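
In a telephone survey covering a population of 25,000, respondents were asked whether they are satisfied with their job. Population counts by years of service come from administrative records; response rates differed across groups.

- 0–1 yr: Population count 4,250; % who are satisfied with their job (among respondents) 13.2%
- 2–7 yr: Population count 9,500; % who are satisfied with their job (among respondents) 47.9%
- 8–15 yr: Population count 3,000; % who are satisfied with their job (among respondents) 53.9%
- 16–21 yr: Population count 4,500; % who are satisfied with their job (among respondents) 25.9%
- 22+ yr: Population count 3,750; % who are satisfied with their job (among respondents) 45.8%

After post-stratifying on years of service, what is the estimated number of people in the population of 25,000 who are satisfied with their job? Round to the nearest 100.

Each cell contributes its population count × the respondent rate:
  0–1 yr: 4,250 × 13.2% = 561
  2–7 yr: 9,500 × 47.9% = 4550.5
  8–15 yr: 3,000 × 53.9% = 1617
  16–21 yr: 4,500 × 25.9% = 1165.5
  22+ yr: 3,750 × 45.8% = 1717.5
Estimated total = 9611.5 → 9,600.

9,600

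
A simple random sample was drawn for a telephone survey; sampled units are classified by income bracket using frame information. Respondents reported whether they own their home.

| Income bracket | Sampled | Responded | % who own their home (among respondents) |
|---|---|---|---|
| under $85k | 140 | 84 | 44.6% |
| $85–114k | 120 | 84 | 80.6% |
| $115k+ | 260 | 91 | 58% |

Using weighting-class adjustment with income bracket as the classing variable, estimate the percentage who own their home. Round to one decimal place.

59.6%

Response rates by class: under $85k 84/140 = 60%, $85–114k 84/120 = 70%, $115k+ 91/260 = 35%.
Inverse-response-rate weighting restores each class to its sampled count, so class totals weight by n_sampled:
  under $85k: 140 × 44.6 = 6244
  $85–114k: 120 × 80.6 = 9672
  $115k+: 260 × 58 = 15,080
Adjusted estimate = 30,996 / 520 = 59.6077 → 59.6%.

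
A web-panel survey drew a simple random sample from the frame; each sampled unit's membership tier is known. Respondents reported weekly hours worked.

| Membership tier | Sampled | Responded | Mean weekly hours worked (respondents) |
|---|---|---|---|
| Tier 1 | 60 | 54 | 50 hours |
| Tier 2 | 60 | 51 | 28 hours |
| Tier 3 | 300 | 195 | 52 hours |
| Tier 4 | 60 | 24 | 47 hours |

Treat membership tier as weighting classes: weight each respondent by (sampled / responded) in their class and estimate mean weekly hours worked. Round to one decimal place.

48.1

Response rates by class: Tier 1 54/60 = 90%, Tier 2 51/60 = 85%, Tier 3 195/300 = 65%, Tier 4 24/60 = 40%.
With weight = n_sampled/n_responded per class, the weighted class total is n_sampled:
  Tier 1: 60 × 50 = 3000
  Tier 2: 60 × 28 = 1680
  Tier 3: 300 × 52 = 15,600
  Tier 4: 60 × 47 = 2820
Adjusted estimate = 23,100 / 480 = 48.125 → 48.1.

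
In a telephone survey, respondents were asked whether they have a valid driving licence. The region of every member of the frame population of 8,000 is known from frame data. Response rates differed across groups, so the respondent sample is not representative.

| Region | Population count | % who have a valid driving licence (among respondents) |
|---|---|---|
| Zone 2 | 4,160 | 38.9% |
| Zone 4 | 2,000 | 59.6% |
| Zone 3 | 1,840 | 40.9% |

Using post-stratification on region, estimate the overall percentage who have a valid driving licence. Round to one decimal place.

44.5%

Each cell contributes population-share × respondent value:
  Zone 2: (4,160/8,000) × 38.9 = 20.228
  Zone 4: (2,000/8,000) × 59.6 = 14.9
  Zone 3: (1,840/8,000) × 40.9 = 9.407
Post-stratified estimate = 44.535 → 44.5%.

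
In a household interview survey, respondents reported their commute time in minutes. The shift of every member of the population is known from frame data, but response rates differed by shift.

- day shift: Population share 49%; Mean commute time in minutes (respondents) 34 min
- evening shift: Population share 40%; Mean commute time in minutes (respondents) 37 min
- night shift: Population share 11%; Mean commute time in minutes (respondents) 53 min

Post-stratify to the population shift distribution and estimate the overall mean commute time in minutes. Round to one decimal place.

Weight each group's respondent value by its population share:
  day shift: 0.49 × 34 = 16.66
  evening shift: 0.4 × 37 = 14.8
  night shift: 0.11 × 53 = 5.83
Post-stratified estimate = 37.29 → 37.3.

37.3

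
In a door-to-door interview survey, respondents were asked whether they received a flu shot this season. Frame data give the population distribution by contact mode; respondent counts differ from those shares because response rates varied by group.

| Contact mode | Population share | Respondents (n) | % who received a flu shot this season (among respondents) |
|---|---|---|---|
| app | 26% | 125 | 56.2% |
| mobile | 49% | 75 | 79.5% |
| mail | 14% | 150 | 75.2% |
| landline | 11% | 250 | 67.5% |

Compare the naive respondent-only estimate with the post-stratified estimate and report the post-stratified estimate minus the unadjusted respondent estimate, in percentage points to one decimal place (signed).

Naive respondent-only estimate (weights = respondent counts):
  (125/600)×56.2 + (75/600)×79.5 + (150/600)×75.2 + (250/600)×67.5 = 68.5708%
Post-stratifying to population shares instead:
  0.26×56.2 + 0.49×79.5 + 0.14×75.2 + 0.11×67.5 = 71.52%
Difference = 71.52 − 68.5708 = 2.9492 pp.

+2.9 percentage points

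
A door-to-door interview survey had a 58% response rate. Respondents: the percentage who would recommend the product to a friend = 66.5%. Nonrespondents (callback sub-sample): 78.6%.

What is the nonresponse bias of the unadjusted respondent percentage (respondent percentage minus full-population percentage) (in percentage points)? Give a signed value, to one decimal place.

Nonresponse fraction = 1 − 0.58 = 0.42.
Bias = (nonresponse fraction) × (respondent percentage − nonrespondent percentage)
     = 0.42 × (66.5 − 78.6) = 0.42 × -12.1 = -5.082.

-5.1 percentage points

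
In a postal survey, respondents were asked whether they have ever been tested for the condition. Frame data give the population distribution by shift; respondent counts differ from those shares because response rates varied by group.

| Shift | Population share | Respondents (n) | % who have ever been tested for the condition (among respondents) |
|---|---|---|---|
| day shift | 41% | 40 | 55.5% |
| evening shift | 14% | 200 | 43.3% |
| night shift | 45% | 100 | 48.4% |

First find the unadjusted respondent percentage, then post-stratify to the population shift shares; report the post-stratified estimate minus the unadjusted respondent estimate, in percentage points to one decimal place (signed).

Naive respondent-only estimate (weights = respondent counts):
  (40/340)×55.5 + (200/340)×43.3 + (100/340)×48.4 = 46.2353%
Reweighting by population shift shares:
  0.41×55.5 + 0.14×43.3 + 0.45×48.4 = 50.597%
Difference = 50.597 − 46.2353 = 4.3617 pp.

+4.4 percentage points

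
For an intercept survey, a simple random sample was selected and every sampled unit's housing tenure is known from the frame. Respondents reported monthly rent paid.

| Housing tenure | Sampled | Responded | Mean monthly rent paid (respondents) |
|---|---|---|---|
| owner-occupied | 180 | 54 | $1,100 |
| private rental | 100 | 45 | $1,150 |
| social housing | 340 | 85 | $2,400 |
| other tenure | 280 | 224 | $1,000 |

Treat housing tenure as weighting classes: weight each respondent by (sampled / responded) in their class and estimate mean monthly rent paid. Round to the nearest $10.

$1,570

Response rates by class: owner-occupied 54/180 = 30%, private rental 45/100 = 45%, social housing 85/340 = 25%, other tenure 224/280 = 80%.
With weight = n_sampled/n_responded per class, the weighted class total is n_sampled:
  owner-occupied: 180 × 1100 = 198,000
  private rental: 100 × 1150 = 115,000
  social housing: 340 × 2400 = 816,000
  other tenure: 280 × 1000 = 280,000
Adjusted estimate = 1,409,000 / 900 = 1565.56 → $1,570.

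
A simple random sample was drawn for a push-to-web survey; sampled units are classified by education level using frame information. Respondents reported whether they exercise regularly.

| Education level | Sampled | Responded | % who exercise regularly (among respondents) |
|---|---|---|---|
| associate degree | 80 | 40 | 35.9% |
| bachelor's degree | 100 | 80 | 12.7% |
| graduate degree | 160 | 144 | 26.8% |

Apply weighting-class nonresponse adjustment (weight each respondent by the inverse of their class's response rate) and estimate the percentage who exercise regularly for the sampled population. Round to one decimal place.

24.8%

Response rates by class: associate degree 40/80 = 50%, bachelor's degree 80/100 = 80%, graduate degree 144/160 = 90%.
Weighting each respondent by the inverse class response rate inflates each class back to its sampled size, so the class weight is n_sampled:
  associate degree: 80 × 35.9 = 2872
  bachelor's degree: 100 × 12.7 = 1270
  graduate degree: 160 × 26.8 = 4288
Adjusted estimate = 8430 / 340 = 24.7941 → 24.8%.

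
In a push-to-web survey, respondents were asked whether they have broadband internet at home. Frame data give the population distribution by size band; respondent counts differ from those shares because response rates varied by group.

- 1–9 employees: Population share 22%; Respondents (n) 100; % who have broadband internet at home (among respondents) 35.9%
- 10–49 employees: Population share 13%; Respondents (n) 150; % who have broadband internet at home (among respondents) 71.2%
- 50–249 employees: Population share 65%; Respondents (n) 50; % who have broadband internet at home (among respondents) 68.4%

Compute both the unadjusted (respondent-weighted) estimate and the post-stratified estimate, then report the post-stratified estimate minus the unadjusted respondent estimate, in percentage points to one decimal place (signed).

+2.6 percentage points

Without adjustment, the pooled respondent share is:
  (100/300)×35.9 + (150/300)×71.2 + (50/300)×68.4 = 58.9667%
Post-stratified estimate weights by population shares:
  0.22×35.9 + 0.13×71.2 + 0.65×68.4 = 61.614%
Difference = 61.614 − 58.9667 = 2.6473 pp.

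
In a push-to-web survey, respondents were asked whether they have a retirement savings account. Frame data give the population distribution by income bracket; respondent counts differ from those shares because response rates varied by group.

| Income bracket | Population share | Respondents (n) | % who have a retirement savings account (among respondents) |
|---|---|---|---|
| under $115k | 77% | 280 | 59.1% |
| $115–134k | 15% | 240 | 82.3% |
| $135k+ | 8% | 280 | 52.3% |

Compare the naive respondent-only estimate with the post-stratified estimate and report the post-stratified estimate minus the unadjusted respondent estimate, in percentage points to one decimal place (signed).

-1.6 percentage points

Without adjustment, the pooled respondent share is:
  (280/800)×59.1 + (240/800)×82.3 + (280/800)×52.3 = 63.68%
Post-stratified estimate weights by population shares:
  0.77×59.1 + 0.15×82.3 + 0.08×52.3 = 62.036%
Difference = 62.036 − 63.68 = -1.644 pp.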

#### What to do:
Could you set down, exactly as written, the lines above between the one holding "In a telephone survey, respondents" and the one holding "- night shift: Population", inclusive, and nothing more?

#### Completed exercise:
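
In a telephone survey, respondents were asked whether they have a valid driving licence. The region of every member of the frame population of 8,000 is known from frame data. Response rates differed across groups, so the respondent sample is not representative.

| Region | Population count | % who have a valid driving licence (among respondents) |
|---|---|---|
| Zone 2 | 4,160 | 38.9% |
| Zone 4 | 2,000 | 59.6% |
| Zone 3 | 1,840 | 40.9% |

Using post-stratification on region, estimate the overall percentage who have a valid driving licence. Round to one decimal place.

44.5%

Each cell contributes population-share × respondent value:
  Zone 2: (4,160/8,000) × 38.9 = 20.228
  Zone 4: (2,000/8,000) × 59.6 = 14.9
  Zone 3: (1,840/8,000) × 40.9 = 9.407
Post-stratified estimate = 44.535 → 44.5%.

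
In a household interview survey, respondents reported their commute time in minutes. The shift of every member of the population is known from frame data, but response rates differed by shift.

- day shift: Population share 49%; Mean commute time in minutes (respondents) 34 min
- evening shift: Population share 40%; Mean commute time in minutes (respondents) 37 min
- night shift: Population share 11%; Mean commute time in minutes (respondents) 53 min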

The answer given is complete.